Prompt: Restate the data below word for word, leaving nothing out.

Data in this exercise:
*** Begin section ***

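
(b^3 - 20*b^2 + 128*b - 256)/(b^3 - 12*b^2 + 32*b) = (b - 8)/b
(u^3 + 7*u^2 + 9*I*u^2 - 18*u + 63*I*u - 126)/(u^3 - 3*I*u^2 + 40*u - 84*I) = (u^2 + u*(7 + 3*I) + 21*I)/(u^2 - 9*I*u - 14)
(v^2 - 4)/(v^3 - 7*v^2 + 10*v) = (v + 2)/(v*(v - 5))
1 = 1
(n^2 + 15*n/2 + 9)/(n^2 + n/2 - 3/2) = (n + 6)/(n - 1)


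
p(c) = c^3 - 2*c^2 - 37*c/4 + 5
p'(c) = 3*c^2 - 4*c - 37/4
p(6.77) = 161.00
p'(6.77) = 101.17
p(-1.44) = 11.19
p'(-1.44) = 2.73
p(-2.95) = -10.79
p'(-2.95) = 28.66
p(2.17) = -14.27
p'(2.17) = -3.80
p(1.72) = -11.74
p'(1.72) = -7.25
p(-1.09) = 11.41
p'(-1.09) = -1.33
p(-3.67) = -37.42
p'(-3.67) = 45.84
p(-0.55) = 9.32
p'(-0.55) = -6.14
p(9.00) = 488.75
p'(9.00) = 197.75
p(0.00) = 5.00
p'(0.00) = -9.25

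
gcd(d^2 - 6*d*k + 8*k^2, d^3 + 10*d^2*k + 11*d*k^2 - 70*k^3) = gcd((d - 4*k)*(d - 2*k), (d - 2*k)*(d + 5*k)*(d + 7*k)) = d - 2*k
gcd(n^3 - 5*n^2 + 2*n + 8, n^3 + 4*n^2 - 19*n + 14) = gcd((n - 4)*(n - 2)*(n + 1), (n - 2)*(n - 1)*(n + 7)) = n - 2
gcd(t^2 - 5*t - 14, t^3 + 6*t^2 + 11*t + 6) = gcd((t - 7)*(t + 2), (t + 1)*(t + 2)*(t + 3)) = t + 2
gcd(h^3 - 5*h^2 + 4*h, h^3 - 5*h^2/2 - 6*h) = h^2 - 4*h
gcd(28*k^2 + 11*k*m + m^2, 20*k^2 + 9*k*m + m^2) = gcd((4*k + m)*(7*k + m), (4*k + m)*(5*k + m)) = 4*k + m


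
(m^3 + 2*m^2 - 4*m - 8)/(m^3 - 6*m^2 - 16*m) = (m^2 - 4)/(m*(m - 8))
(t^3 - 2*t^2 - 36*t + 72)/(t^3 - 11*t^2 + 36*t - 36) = (t + 6)/(t - 3)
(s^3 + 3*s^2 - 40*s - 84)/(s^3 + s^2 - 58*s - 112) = (s - 6)/(s - 8)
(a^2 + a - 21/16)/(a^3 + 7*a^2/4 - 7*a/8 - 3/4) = (4*a + 7)/(2*(2*a^2 + 5*a + 2))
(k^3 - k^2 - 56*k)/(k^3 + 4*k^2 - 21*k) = (k - 8)/(k - 3)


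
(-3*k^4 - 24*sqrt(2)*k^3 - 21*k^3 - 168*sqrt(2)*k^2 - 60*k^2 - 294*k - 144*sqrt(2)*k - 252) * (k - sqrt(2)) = -3*k^5 - 21*sqrt(2)*k^4 - 21*k^4 - 147*sqrt(2)*k^3 - 12*k^3 - 84*sqrt(2)*k^2 + 42*k^2 + 36*k + 294*sqrt(2)*k + 252*sqrt(2)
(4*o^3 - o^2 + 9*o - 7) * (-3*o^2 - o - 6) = -12*o^5 - o^4 - 50*o^3 + 18*o^2 - 47*o + 42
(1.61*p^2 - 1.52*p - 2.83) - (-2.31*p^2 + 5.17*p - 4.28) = 3.92*p^2 - 6.69*p + 1.45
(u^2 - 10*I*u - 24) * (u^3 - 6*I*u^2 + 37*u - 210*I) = u^5 - 16*I*u^4 - 47*u^3 - 436*I*u^2 - 2988*u + 5040*I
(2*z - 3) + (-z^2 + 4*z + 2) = -z^2 + 6*z - 1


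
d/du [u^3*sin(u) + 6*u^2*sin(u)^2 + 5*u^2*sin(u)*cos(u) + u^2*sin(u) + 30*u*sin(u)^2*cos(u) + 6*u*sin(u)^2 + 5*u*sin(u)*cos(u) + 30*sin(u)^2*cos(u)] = u^3*cos(u) + 3*u^2*sin(u) + 6*u^2*sin(2*u) + u^2*cos(u) + 5*u^2*cos(2*u) - 11*u*sin(u)/2 + 11*u*sin(2*u) + 45*u*sin(3*u)/2 - u*cos(2*u) + 6*u - 15*sin(u)/2 + 5*sin(2*u)/2 + 45*sin(3*u)/2 + 15*cos(u)/2 - 3*cos(2*u) - 15*cos(3*u)/2 + 3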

*** End section ***

Expected answer:
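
(b^3 - 20*b^2 + 128*b - 256)/(b^3 - 12*b^2 + 32*b) = (b - 8)/b
(u^3 + 7*u^2 + 9*I*u^2 - 18*u + 63*I*u - 126)/(u^3 - 3*I*u^2 + 40*u - 84*I) = (u^2 + u*(7 + 3*I) + 21*I)/(u^2 - 9*I*u - 14)
(v^2 - 4)/(v^3 - 7*v^2 + 10*v) = (v + 2)/(v*(v - 5))
1 = 1
(n^2 + 15*n/2 + 9)/(n^2 + n/2 - 3/2) = (n + 6)/(n - 1)


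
p(c) = c^3 - 2*c^2 - 37*c/4 + 5
p'(c) = 3*c^2 - 4*c - 37/4
p(6.77) = 161.00
p'(6.77) = 101.17
p(-1.44) = 11.19
p'(-1.44) = 2.73
p(-2.95) = -10.79
p'(-2.95) = 28.66
p(2.17) = -14.27
p'(2.17) = -3.80
p(1.72) = -11.74
p'(1.72) = -7.25
p(-1.09) = 11.41
p'(-1.09) = -1.33
p(-3.67) = -37.42
p'(-3.67) = 45.84
p(-0.55) = 9.32
p'(-0.55) = -6.14
p(9.00) = 488.75
p'(9.00) = 197.75
p(0.00) = 5.00
p'(0.00) = -9.25

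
gcd(d^2 - 6*d*k + 8*k^2, d^3 + 10*d^2*k + 11*d*k^2 - 70*k^3) = gcd((d - 4*k)*(d - 2*k), (d - 2*k)*(d + 5*k)*(d + 7*k)) = d - 2*k
gcd(n^3 - 5*n^2 + 2*n + 8, n^3 + 4*n^2 - 19*n + 14) = gcd((n - 4)*(n - 2)*(n + 1), (n - 2)*(n - 1)*(n + 7)) = n - 2
gcd(t^2 - 5*t - 14, t^3 + 6*t^2 + 11*t + 6) = gcd((t - 7)*(t + 2), (t + 1)*(t + 2)*(t + 3)) = t + 2
gcd(h^3 - 5*h^2 + 4*h, h^3 - 5*h^2/2 - 6*h) = h^2 - 4*h
gcd(28*k^2 + 11*k*m + m^2, 20*k^2 + 9*k*m + m^2) = gcd((4*k + m)*(7*k + m), (4*k + m)*(5*k + m)) = 4*k + m


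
(m^3 + 2*m^2 - 4*m - 8)/(m^3 - 6*m^2 - 16*m) = (m^2 - 4)/(m*(m - 8))
(t^3 - 2*t^2 - 36*t + 72)/(t^3 - 11*t^2 + 36*t - 36) = (t + 6)/(t - 3)
(s^3 + 3*s^2 - 40*s - 84)/(s^3 + s^2 - 58*s - 112) = (s - 6)/(s - 8)
(a^2 + a - 21/16)/(a^3 + 7*a^2/4 - 7*a/8 - 3/4) = (4*a + 7)/(2*(2*a^2 + 5*a + 2))
(k^3 - k^2 - 56*k)/(k^3 + 4*k^2 - 21*k) = (k - 8)/(k - 3)


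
(-3*k^4 - 24*sqrt(2)*k^3 - 21*k^3 - 168*sqrt(2)*k^2 - 60*k^2 - 294*k - 144*sqrt(2)*k - 252) * (k - sqrt(2)) = -3*k^5 - 21*sqrt(2)*k^4 - 21*k^4 - 147*sqrt(2)*k^3 - 12*k^3 - 84*sqrt(2)*k^2 + 42*k^2 + 36*k + 294*sqrt(2)*k + 252*sqrt(2)
(4*o^3 - o^2 + 9*o - 7) * (-3*o^2 - o - 6) = -12*o^5 - o^4 - 50*o^3 + 18*o^2 - 47*o + 42
(1.61*p^2 - 1.52*p - 2.83) - (-2.31*p^2 + 5.17*p - 4.28) = 3.92*p^2 - 6.69*p + 1.45
(u^2 - 10*I*u - 24) * (u^3 - 6*I*u^2 + 37*u - 210*I) = u^5 - 16*I*u^4 - 47*u^3 - 436*I*u^2 - 2988*u + 5040*I
(2*z - 3) + (-z^2 + 4*z + 2) = -z^2 + 6*z - 1


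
d/du [u^3*sin(u) + 6*u^2*sin(u)^2 + 5*u^2*sin(u)*cos(u) + u^2*sin(u) + 30*u*sin(u)^2*cos(u) + 6*u*sin(u)^2 + 5*u*sin(u)*cos(u) + 30*sin(u)^2*cos(u)] = u^3*cos(u) + 3*u^2*sin(u) + 6*u^2*sin(2*u) + u^2*cos(u) + 5*u^2*cos(2*u) - 11*u*sin(u)/2 + 11*u*sin(2*u) + 45*u*sin(3*u)/2 - u*cos(2*u) + 6*u - 15*sin(u)/2 + 5*sin(2*u)/2 + 45*sin(3*u)/2 + 15*cos(u)/2 - 3*cos(2*u) - 15*cos(3*u)/2 + 3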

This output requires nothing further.